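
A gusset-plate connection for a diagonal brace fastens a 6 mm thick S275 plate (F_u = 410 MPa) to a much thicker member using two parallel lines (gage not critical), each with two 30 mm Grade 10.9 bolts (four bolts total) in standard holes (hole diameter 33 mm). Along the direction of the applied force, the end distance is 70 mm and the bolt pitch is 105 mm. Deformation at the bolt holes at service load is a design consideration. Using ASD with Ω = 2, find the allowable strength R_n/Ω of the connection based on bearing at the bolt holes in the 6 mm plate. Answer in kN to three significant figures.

335 kN

Per bolt r_n = 1.2 l_c t F_u ≤ 2.4 d t F_u; upper limit = 2.4 × 30 × 6 × 410 / 1000 = 177.1 kN.
Edge bolt: l_c = 70 − 33/2 = 53.5 mm → 1.2 × 53.5 × 6 × 410 / 1000 = 157.9 → r_n = 157.9 kN.
Interior bolts: l_c = 105 − 33 = 72 mm → 1.2 × 72 × 6 × 410 / 1000 = 212.5 → r_n = 177.1 kN.
R_n = 2 × 157.9 + 2 × 177.1 = 670.1 kN.
Allowable strength R_n/Ω = 670.1 / 2 = 335 kN.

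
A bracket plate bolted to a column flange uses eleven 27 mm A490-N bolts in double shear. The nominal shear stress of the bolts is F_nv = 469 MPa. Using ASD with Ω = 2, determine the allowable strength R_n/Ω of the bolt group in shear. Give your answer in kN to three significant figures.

2950 kN

A_b = π × 27² / 4 = 572.6 mm².
R_n = F_nv · A_b · n · n_s = 469 × 572.6 × 11 × 2 / 1000 = 5908 kN.
Allowable strength R_n/Ω = 5908 / 2 = 2950 kN.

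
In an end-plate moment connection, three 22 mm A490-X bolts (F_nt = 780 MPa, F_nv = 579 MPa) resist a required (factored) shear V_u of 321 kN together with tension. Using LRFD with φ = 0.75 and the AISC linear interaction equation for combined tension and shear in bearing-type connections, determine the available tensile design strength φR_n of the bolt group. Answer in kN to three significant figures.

435 kN

A_b = π·22²/4 = 380.1 mm²; f_rv = 321 × 1000 / (3 × 380.1) = 281.5 MPa.
F'_nt = 1.3 F_nt − (F_nt / φF_nv) f_rv = 1.3·780 − (780/(0.75·579))·281.5 = 508.4 MPa, capped at F_nt → F'_nt = 508.4 MPa.
R_n = F'_nt · A_b · n = 508.4 × 380.1 × 3 / 1000 = 579.8 kN.
Design strength φR_n = 0.75 × 579.8 = 435 kN.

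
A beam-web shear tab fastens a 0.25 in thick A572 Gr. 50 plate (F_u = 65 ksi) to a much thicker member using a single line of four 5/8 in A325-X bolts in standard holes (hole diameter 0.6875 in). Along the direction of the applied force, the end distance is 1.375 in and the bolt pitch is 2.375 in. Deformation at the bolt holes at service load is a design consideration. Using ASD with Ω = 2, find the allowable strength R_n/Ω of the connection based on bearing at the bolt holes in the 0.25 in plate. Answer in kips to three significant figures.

46.6 kips

Per bolt r_n = 1.2 l_c t F_u ≤ 2.4 d t F_u; upper limit = 2.4 × 0.625 × 0.25 × 65 = 24.38 kips.
Edge bolt: l_c = 1.375 − 0.6875/2 = 1.031 in → 1.2 × 1.031 × 0.25 × 65 = 20.11 → r_n = 20.11 kips.
Interior bolts: l_c = 2.375 − 0.6875 = 1.688 in → 1.2 × 1.688 × 0.25 × 65 = 32.91 → r_n = 24.38 kips.
R_n = 1 × 20.11 + 3 × 24.38 = 93.23 kips.
Allowable strength R_n/Ω = 93.23 / 2 = 46.6 kips.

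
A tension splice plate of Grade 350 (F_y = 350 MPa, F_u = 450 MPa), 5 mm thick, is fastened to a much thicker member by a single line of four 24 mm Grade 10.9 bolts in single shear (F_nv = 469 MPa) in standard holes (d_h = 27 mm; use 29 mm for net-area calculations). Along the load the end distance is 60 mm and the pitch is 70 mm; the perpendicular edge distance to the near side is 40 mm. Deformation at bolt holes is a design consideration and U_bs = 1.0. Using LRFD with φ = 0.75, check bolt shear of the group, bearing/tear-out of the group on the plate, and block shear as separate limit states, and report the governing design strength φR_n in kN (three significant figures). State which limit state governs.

Bolt shear: A_b = π·24²/4 = 452.4 mm²; R_n = 469 × 452.4 × 4 × 1 / 1000 = 848.7 kN → 0.75 × 848.7 = 637 kN.
Bearing: edge l_c = 46.5, r_n = 125.5 kN; interior l_c = 43, r_n = 116.1 kN; R_n = 125.5 + 3·116.1 = 473.9 kN → 355 kN.
Block shear: A_gv = 1350, A_nv = 842.5, A_nt = 127.5 mm²; R_n = min(0.6F_uA_nv, 0.6F_yA_gv) + U_bs·F_u·A_nt = 284.9 kN → 214 kN.
Block shear governs: 214 kN.

214 kN (block shear governs)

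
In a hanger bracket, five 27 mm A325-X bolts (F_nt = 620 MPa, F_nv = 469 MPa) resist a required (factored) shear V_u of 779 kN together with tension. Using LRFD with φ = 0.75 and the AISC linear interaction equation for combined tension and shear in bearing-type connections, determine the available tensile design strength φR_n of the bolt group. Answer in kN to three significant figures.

701 kN

A_b = π·27²/4 = 572.6 mm²; f_rv = 779 × 1000 / (5 × 572.6) = 272.1 MPa.
F'_nt = 1.3 F_nt − (F_nt / φF_nv) f_rv = 1.3·620 − (620/(0.75·469))·272.1 = 326.4 MPa, capped at F_nt → F'_nt = 326.4 MPa.
R_n = F'_nt · A_b · n = 326.4 × 572.6 × 5 / 1000 = 934.3 kN.
Design strength φR_n = 0.75 × 934.3 = 701 kN.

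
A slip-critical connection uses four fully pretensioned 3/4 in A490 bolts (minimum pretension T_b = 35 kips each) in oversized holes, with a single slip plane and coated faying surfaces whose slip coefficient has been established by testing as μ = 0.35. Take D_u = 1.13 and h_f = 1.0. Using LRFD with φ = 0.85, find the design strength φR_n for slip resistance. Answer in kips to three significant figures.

47.1 kips

R_n = μ · D_u · h_f · T_b · n_s · n_b = 0.35 × 1.13 × 1.0 × 35 × 1 × 4 = 55.37 kips.
Design strength φR_n = 0.85 × 55.37 = 47.1 kips.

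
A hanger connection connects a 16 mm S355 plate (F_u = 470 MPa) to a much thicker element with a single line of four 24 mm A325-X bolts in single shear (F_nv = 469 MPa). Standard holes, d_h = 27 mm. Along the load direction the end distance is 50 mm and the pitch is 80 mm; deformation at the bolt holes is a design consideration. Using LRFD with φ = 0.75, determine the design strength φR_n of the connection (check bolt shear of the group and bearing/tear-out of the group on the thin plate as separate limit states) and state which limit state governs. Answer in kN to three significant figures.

637 kN (bolt shear governs)

Bolt shear: A_b = π·24²/4 = 452.4 mm²; R_n = 469 × 452.4 × 4 × 1 / 1000 = 848.7 kN → 0.75 × 848.7 = 637 kN.
Bearing (1.2 l_c t F_u ≤ 2.4 d t F_u): upper limit = 2.4·24·16·470 / 1000 = 433.2 kN.
  Edge l_c = 50 − 27/2 = 36.5 → r_n = 329.4 kN; interior l_c = 80 − 27 = 53 → r_n = 433.2 kN.
  R_n,bearing = 1·329.4 + 3·433.2 = 1629 kN → 0.75 × 1629 = 1220 kN.
Bolt shear governs: 637 kN.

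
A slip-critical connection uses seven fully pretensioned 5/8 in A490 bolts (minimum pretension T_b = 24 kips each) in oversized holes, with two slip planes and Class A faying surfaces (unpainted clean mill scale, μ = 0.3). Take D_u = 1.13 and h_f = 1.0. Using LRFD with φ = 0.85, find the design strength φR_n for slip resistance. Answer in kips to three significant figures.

96.8 kips

R_n = μ · D_u · h_f · T_b · n_s · n_b = 0.3 × 1.13 × 1.0 × 24 × 2 × 7 = 113.9 kips.
Design strength φR_n = 0.85 × 113.9 = 96.8 kips.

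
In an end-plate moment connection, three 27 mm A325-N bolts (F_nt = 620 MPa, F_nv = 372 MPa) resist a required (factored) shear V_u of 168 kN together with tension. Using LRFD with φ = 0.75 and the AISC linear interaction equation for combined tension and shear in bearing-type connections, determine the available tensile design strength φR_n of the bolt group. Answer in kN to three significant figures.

A_b = π·27²/4 = 572.6 mm²; f_rv = 168 × 1000 / (3 × 572.6) = 97.81 MPa.
F'_nt = 1.3 F_nt − (F_nt / φF_nv) f_rv = 1.3·620 − (620/(0.75·372))·97.81 = 588.7 MPa, capped at F_nt → F'_nt = 588.7 MPa.
R_n = F'_nt · A_b · n = 588.7 × 572.6 × 3 / 1000 = 1011 kN.
Design strength φR_n = 0.75 × 1011 = 758 kN.

758 kN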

● ● ● ● ●

» **Task description**
Repeat, word for word, every line from the line that contains "In an end-plate moment connection, three 27" to the end of the entries; include both of those lines and no others.

» **Response**
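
In an end-plate moment connection, three 27 mm A325-N bolts (F_nt = 620 MPa, F_nv = 372 MPa) resist a required (factored) shear V_u of 168 kN together with tension. Using LRFD with φ = 0.75 and the AISC linear interaction equation for combined tension and shear in bearing-type connections, determine the available tensile design strength φR_n of the bolt group. Answer in kN to three significant figures.

A_b = π·27²/4 = 572.6 mm²; f_rv = 168 × 1000 / (3 × 572.6) = 97.81 MPa.
F'_nt = 1.3 F_nt − (F_nt / φF_nv) f_rv = 1.3·620 − (620/(0.75·372))·97.81 = 588.7 MPa, capped at F_nt → F'_nt = 588.7 MPa.
R_n = F'_nt · A_b · n = 588.7 × 572.6 × 3 / 1000 = 1011 kN.
Design strength φR_n = 0.75 × 1011 = 758 kN.

758 kN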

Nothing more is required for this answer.